Supplied entries
....

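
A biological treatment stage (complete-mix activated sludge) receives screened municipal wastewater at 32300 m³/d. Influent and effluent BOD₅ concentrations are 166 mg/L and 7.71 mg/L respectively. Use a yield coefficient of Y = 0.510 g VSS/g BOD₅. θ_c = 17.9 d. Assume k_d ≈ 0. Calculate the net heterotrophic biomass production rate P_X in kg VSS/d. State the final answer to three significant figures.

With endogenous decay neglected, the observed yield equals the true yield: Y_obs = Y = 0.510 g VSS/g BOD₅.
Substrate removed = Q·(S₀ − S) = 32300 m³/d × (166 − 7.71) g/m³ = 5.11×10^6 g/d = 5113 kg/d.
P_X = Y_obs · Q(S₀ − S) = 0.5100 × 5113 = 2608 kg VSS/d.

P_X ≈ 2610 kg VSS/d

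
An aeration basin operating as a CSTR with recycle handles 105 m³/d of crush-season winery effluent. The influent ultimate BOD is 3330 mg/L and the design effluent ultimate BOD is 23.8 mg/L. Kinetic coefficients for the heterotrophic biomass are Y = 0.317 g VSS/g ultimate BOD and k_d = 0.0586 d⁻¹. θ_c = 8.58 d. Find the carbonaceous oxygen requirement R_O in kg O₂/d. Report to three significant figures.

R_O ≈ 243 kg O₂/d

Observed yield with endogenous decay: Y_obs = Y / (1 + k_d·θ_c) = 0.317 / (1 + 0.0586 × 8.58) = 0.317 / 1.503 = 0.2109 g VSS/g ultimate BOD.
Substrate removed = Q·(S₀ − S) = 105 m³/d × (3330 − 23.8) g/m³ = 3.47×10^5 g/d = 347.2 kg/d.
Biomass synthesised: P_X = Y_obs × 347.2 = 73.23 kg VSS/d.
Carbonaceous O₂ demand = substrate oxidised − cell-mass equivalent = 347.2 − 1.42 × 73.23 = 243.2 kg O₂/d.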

....

Exercise description
Reproduce the material above precisely, omitting nothing.

Answer box
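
A biological treatment stage (complete-mix activated sludge) receives screened municipal wastewater at 32300 m³/d. Influent and effluent BOD₅ concentrations are 166 mg/L and 7.71 mg/L respectively. Use a yield coefficient of Y = 0.510 g VSS/g BOD₅. θ_c = 17.9 d. Assume k_d ≈ 0. Calculate the net heterotrophic biomass production rate P_X in kg VSS/d. State the final answer to three significant figures.

With endogenous decay neglected, the observed yield equals the true yield: Y_obs = Y = 0.510 g VSS/g BOD₅.
Substrate removed = Q·(S₀ − S) = 32300 m³/d × (166 − 7.71) g/m³ = 5.11×10^6 g/d = 5113 kg/d.
P_X = Y_obs · Q(S₀ − S) = 0.5100 × 5113 = 2608 kg VSS/d.

P_X ≈ 2610 kg VSS/d

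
An aeration basin operating as a CSTR with recycle handles 105 m³/d of crush-season winery effluent. The influent ultimate BOD is 3330 mg/L and the design effluent ultimate BOD is 23.8 mg/L. Kinetic coefficients for the heterotrophic biomass are Y = 0.317 g VSS/g ultimate BOD and k_d = 0.0586 d⁻¹. θ_c = 8.58 d. Find the carbonaceous oxygen requirement R_O in kg O₂/d. Report to three significant figures.

R_O ≈ 243 kg O₂/d

Observed yield with endogenous decay: Y_obs = Y / (1 + k_d·θ_c) = 0.317 / (1 + 0.0586 × 8.58) = 0.317 / 1.503 = 0.2109 g VSS/g ultimate BOD.
Substrate removed = Q·(S₀ − S) = 105 m³/d × (3330 − 23.8) g/m³ = 3.47×10^5 g/d = 347.2 kg/d.
Biomass synthesised: P_X = Y_obs × 347.2 = 73.23 kg VSS/d.
Carbonaceous O₂ demand = substrate oxidised − cell-mass equivalent = 347.2 − 1.42 × 73.23 = 243.2 kg O₂/d.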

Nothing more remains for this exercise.